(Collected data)
= = =
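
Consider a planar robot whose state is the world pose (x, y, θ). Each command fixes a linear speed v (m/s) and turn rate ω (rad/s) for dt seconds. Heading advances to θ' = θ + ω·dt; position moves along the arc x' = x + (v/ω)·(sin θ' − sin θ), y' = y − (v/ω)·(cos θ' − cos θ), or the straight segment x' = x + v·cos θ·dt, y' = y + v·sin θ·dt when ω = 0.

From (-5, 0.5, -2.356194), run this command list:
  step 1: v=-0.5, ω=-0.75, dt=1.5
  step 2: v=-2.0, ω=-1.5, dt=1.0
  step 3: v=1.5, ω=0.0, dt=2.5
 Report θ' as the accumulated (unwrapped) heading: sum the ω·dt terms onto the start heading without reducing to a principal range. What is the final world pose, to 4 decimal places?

step 1: θ'=-3.4812 (R=0.6667) → pose (-4.3065, 0.6572, -3.4812)
step 2: θ'=-4.9812 (R=1.3333) → pose (-3.4652, -0.9541, -4.9812)
step 3: θ'=-4.9812 (straight) → pose (-2.4693, 2.6612, -4.9812)

(-2.4693, 2.6612, -4.9812)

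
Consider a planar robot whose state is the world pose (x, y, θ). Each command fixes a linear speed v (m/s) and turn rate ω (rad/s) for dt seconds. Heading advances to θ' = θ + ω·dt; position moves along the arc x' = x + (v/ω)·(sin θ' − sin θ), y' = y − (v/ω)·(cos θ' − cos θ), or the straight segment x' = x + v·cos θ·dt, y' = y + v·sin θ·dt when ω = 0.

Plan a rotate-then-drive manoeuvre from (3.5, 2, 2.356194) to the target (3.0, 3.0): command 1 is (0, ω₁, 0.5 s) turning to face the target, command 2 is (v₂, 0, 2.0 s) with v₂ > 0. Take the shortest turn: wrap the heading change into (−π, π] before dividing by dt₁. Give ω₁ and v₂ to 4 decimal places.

ω₁ = -0.6435, v₂ = 0.5590

heading to target = atan2(3−2, 3−3.5) = 2.0344
Δθ = wrap(2.0344 − 2.3562) = -0.3218; ω₁ = Δθ/dt₁ = -0.6435
distance = √((3−3.5)² + (3−2)²) = 1.1180; v₂ = distance/dt₂ = 0.5590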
= = =
After reading the data above, print it all again exactly.

• _Your solution_
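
Consider a planar robot whose state is the world pose (x, y, θ). Each command fixes a linear speed v (m/s) and turn rate ω (rad/s) for dt seconds. Heading advances to θ' = θ + ω·dt; position moves along the arc x' = x + (v/ω)·(sin θ' − sin θ), y' = y − (v/ω)·(cos θ' − cos θ), or the straight segment x' = x + v·cos θ·dt, y' = y + v·sin θ·dt when ω = 0.

From (-5, 0.5, -2.356194), run this command list:
  step 1: v=-0.5, ω=-0.75, dt=1.5
  step 2: v=-2.0, ω=-1.5, dt=1.0
  step 3: v=1.5, ω=0.0, dt=2.5
 Report θ' as the accumulated (unwrapped) heading: sum the ω·dt terms onto the start heading without reducing to a principal range. What is the final world pose, to 4 decimal places?

step 1: θ'=-3.4812 (R=0.6667) → pose (-4.3065, 0.6572, -3.4812)
step 2: θ'=-4.9812 (R=1.3333) → pose (-3.4652, -0.9541, -4.9812)
step 3: θ'=-4.9812 (straight) → pose (-2.4693, 2.6612, -4.9812)

(-2.4693, 2.6612, -4.9812)

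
Consider a planar robot whose state is the world pose (x, y, θ). Each command fixes a linear speed v (m/s) and turn rate ω (rad/s) for dt seconds. Heading advances to θ' = θ + ω·dt; position moves along the arc x' = x + (v/ω)·(sin θ' − sin θ), y' = y − (v/ω)·(cos θ' − cos θ), or the straight segment x' = x + v·cos θ·dt, y' = y + v·sin θ·dt when ω = 0.

Plan a rotate-then-drive manoeuvre from (3.5, 2, 2.356194) to the target (3.0, 3.0): command 1 is (0, ω₁, 0.5 s) turning to face the target, command 2 is (v₂, 0, 2.0 s) with v₂ > 0. Take the shortest turn: wrap the heading change into (−π, π] before dividing by dt₁. Give ω₁ and v₂ to 4 decimal places.

ω₁ = -0.6435, v₂ = 0.5590

heading to target = atan2(3−2, 3−3.5) = 2.0344
Δθ = wrap(2.0344 − 2.3562) = -0.3218; ω₁ = Δθ/dt₁ = -0.6435
distance = √((3−3.5)² + (3−2)²) = 1.1180; v₂ = distance/dt₂ = 0.5590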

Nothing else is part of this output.